Top of Task material

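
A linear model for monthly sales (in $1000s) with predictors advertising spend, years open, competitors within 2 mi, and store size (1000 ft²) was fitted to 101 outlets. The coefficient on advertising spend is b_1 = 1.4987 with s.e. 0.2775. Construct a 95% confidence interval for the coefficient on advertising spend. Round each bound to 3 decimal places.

(0.948, 2.050)

df = n − k − 1 = 101 − 4 − 1 = 96.
t* = t_{0.025, 96} = 1.984984.
Margin = t* × SE = 1.984984 × 0.2775 = 0.55083.
CI: 1.4987 ± 0.55083 → (0.948, 2.050).
With 95% confidence, each one-unit increase in advertising spend is associated with a change of between 0.948 and 2.050 $1000s in monthly sales, holding the other predictors fixed.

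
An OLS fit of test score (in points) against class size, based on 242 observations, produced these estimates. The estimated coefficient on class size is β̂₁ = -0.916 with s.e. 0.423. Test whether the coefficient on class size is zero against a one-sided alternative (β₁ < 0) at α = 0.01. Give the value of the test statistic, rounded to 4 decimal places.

t = -2.1655

H₀: β₁ = 0 vs H₁: β₁ < 0.
t = (β̂₁ − β₁⁰)/SE = -0.916 / 0.423 = -2.1655.
df = n − 2 = 242 − 2 = 240.
One-sided p ≈ 0.0157, which is ≥ 0.01, so fail to reject H₀.
The data do not give significant evidence that the true slope on class size is negative.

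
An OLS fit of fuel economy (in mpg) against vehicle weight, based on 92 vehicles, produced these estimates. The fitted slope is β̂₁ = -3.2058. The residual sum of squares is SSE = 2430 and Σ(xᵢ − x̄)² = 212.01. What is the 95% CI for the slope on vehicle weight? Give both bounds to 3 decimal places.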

Bottom of Task material

#### Work request
Output the records in full. Match them exactly.

#### Answer box
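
A linear model for monthly sales (in $1000s) with predictors advertising spend, years open, competitors within 2 mi, and store size (1000 ft²) was fitted to 101 outlets. The coefficient on advertising spend is b_1 = 1.4987 with s.e. 0.2775. Construct a 95% confidence interval for the coefficient on advertising spend. Round each bound to 3 decimal places.

(0.948, 2.050)

df = n − k − 1 = 101 − 4 − 1 = 96.
t* = t_{0.025, 96} = 1.984984.
Margin = t* × SE = 1.984984 × 0.2775 = 0.55083.
CI: 1.4987 ± 0.55083 → (0.948, 2.050).
With 95% confidence, each one-unit increase in advertising spend is associated with a change of between 0.948 and 2.050 $1000s in monthly sales, holding the other predictors fixed.

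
An OLS fit of test score (in points) against class size, based on 242 observations, produced these estimates. The estimated coefficient on class size is β̂₁ = -0.916 with s.e. 0.423. Test whether the coefficient on class size is zero against a one-sided alternative (β₁ < 0) at α = 0.01. Give the value of the test statistic, rounded to 4 decimal places.

t = -2.1655

H₀: β₁ = 0 vs H₁: β₁ < 0.
t = (β̂₁ − β₁⁰)/SE = -0.916 / 0.423 = -2.1655.
df = n − 2 = 242 − 2 = 240.
One-sided p ≈ 0.0157, which is ≥ 0.01, so fail to reject H₀.
The data do not give significant evidence that the true slope on class size is negative.

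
An OLS fit of fuel economy (in mpg) against vehicle weight, based on 92 vehicles, produced these estimates. The fitted slope is β̂₁ = -3.2058. The residual sum of squares is SSE = 2430 and Σ(xᵢ − x̄)² = 212.01. What is the 95% CI for the slope on vehicle weight? Give both bounds to 3 decimal places.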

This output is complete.